:: Source records

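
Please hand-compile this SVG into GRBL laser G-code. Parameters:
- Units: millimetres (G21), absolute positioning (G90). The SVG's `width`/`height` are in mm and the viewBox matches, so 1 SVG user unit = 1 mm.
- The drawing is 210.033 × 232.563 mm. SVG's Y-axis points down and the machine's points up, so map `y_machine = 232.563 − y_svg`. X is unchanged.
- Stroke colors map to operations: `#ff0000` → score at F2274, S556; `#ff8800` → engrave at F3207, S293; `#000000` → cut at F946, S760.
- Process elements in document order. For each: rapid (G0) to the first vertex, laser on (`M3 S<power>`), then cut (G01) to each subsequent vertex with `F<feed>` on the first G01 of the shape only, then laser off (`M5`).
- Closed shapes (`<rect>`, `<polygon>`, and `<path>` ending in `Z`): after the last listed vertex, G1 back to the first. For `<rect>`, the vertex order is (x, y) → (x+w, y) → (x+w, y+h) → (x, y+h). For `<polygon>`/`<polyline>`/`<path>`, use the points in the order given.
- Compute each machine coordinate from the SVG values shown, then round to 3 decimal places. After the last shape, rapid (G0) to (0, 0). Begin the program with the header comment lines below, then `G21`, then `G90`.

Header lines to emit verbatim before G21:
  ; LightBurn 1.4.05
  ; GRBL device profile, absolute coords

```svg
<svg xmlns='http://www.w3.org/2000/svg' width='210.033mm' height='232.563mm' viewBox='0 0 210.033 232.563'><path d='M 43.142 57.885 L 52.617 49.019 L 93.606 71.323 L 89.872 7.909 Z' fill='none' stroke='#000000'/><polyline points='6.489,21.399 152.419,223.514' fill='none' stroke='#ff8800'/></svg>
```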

::::

**Assignment**:
Exactly the lines from the one containing "profile, absolute coords" through the end of the records above are to be printed, and no others.

**Response**:
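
  ; GRBL device profile, absolute coords

```svg
<svg xmlns='http://www.w3.org/2000/svg' width='210.033mm' height='232.563mm' viewBox='0 0 210.033 232.563'><path d='M 43.142 57.885 L 52.617 49.019 L 93.606 71.323 L 89.872 7.909 Z' fill='none' stroke='#000000'/><polyline points='6.489,21.399 152.419,223.514' fill='none' stroke='#ff8800'/></svg>
```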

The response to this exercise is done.